> [What the exercise asks]:
Where the records below reach the line containing "Answer: -1487", start transcribing, and end with the line containing "o F\right) +", exactly and with nothing else added.

Provided records section start

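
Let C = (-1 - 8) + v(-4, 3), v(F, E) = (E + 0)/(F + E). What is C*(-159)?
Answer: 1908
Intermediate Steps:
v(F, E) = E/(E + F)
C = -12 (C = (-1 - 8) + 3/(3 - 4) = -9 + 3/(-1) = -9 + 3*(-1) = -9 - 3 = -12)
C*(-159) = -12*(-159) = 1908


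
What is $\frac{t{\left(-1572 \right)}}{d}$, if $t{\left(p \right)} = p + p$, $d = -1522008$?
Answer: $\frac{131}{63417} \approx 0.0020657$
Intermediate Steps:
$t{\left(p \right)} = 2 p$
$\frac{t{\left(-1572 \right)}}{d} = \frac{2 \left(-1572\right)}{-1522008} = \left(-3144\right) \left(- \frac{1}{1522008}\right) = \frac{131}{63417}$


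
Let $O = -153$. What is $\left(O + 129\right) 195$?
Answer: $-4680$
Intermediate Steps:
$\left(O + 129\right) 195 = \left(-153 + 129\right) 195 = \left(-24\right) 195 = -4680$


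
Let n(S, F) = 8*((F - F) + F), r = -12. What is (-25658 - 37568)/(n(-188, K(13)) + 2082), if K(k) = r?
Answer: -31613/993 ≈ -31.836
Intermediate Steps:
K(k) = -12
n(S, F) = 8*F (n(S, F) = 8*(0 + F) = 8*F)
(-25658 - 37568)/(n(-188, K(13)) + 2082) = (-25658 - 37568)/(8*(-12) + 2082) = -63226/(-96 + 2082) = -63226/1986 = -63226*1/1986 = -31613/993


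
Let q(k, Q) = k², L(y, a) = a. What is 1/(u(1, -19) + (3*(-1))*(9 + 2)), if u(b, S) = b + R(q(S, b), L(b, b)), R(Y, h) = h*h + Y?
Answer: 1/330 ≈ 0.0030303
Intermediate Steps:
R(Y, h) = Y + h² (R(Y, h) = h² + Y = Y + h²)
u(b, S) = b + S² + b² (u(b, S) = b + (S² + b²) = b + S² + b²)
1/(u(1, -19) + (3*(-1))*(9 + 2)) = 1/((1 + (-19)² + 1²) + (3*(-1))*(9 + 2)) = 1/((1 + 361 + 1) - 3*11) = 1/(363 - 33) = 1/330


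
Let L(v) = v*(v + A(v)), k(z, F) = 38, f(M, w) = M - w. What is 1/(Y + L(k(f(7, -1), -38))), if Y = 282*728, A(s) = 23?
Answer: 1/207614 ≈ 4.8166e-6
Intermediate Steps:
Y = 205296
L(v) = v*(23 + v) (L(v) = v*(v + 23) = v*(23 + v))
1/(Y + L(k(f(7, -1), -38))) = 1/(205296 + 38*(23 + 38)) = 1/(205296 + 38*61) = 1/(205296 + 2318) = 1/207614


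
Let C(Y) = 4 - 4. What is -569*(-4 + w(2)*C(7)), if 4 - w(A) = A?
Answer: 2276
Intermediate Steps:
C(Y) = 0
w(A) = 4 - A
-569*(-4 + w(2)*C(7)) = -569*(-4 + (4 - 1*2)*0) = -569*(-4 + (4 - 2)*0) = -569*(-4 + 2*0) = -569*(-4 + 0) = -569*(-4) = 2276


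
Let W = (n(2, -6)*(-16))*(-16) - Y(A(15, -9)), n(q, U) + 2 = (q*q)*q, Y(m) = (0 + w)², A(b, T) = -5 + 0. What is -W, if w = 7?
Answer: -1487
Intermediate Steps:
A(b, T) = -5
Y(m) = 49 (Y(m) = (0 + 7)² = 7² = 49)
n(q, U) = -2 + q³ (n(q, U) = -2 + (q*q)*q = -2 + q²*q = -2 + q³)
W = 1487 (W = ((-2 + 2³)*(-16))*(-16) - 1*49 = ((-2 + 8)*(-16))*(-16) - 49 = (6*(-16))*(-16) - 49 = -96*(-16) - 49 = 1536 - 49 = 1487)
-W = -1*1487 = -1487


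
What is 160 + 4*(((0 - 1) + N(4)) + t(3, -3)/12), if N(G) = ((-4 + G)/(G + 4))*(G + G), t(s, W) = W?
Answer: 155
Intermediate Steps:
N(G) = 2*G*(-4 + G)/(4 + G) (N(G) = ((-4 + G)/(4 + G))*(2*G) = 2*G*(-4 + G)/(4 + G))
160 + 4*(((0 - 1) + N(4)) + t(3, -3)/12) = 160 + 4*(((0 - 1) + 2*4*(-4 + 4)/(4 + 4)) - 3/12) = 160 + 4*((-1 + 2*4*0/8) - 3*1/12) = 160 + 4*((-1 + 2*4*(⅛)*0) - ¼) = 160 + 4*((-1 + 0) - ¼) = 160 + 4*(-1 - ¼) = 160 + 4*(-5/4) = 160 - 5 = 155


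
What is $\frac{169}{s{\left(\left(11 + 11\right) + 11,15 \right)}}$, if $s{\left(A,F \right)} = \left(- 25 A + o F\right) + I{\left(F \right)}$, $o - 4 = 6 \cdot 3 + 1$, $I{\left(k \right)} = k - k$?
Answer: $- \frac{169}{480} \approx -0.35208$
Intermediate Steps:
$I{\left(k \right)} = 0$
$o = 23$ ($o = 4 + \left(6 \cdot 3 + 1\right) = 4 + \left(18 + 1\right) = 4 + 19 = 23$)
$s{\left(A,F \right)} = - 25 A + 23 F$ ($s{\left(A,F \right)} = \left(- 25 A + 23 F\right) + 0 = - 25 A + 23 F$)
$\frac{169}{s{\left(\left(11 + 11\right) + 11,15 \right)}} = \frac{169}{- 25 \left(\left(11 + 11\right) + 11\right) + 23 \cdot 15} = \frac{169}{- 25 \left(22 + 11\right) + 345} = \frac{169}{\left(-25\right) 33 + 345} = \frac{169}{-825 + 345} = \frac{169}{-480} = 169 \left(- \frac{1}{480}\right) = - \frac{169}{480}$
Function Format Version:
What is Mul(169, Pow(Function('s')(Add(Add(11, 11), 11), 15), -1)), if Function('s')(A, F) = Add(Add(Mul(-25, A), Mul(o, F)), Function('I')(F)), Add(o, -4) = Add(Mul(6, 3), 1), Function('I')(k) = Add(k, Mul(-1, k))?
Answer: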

Provided records section end

> [Answer box]:
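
Answer: -1487
Intermediate Steps:
A(b, T) = -5
Y(m) = 49 (Y(m) = (0 + 7)² = 7² = 49)
n(q, U) = -2 + q³ (n(q, U) = -2 + (q*q)*q = -2 + q²*q = -2 + q³)
W = 1487 (W = ((-2 + 2³)*(-16))*(-16) - 1*49 = ((-2 + 8)*(-16))*(-16) - 49 = (6*(-16))*(-16) - 49 = -96*(-16) - 49 = 1536 - 49 = 1487)
-W = -1*1487 = -1487


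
What is 160 + 4*(((0 - 1) + N(4)) + t(3, -3)/12), if N(G) = ((-4 + G)/(G + 4))*(G + G), t(s, W) = W?
Answer: 155
Intermediate Steps:
N(G) = 2*G*(-4 + G)/(4 + G) (N(G) = ((-4 + G)/(4 + G))*(2*G) = 2*G*(-4 + G)/(4 + G))
160 + 4*(((0 - 1) + N(4)) + t(3, -3)/12) = 160 + 4*(((0 - 1) + 2*4*(-4 + 4)/(4 + 4)) - 3/12) = 160 + 4*((-1 + 2*4*0/8) - 3*1/12) = 160 + 4*((-1 + 2*4*(⅛)*0) - ¼) = 160 + 4*((-1 + 0) - ¼) = 160 + 4*(-1 - ¼) = 160 + 4*(-5/4) = 160 - 5 = 155


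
What is $\frac{169}{s{\left(\left(11 + 11\right) + 11,15 \right)}}$, if $s{\left(A,F \right)} = \left(- 25 A + o F\right) + I{\left(F \right)}$, $o - 4 = 6 \cdot 3 + 1$, $I{\left(k \right)} = k - k$?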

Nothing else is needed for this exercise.